DATA SUPPLIED START

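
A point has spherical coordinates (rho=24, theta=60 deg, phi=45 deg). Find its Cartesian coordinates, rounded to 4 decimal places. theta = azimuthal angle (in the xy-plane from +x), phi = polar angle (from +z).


x = 24 * sin(45) * cos(60) = 8.4853
y = 24 * sin(45) * sin(60) = 14.6969
z = 24 * cos(45) = 16.9706

(8.4853, 14.6969, 16.9706)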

DATA SUPPLIED END

▸ WORK TO BE COMPLETED:
Each entry above must be retyped exactly.

▸ WRITTEN ANSWER:
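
A point has spherical coordinates (rho=24, theta=60 deg, phi=45 deg). Find its Cartesian coordinates, rounded to 4 decimal places. theta = azimuthal angle (in the xy-plane from +x), phi = polar angle (from +z).


x = 24 * sin(45) * cos(60) = 8.4853
y = 24 * sin(45) * sin(60) = 14.6969
z = 24 * cos(45) = 16.9706

(8.4853, 14.6969, 16.9706)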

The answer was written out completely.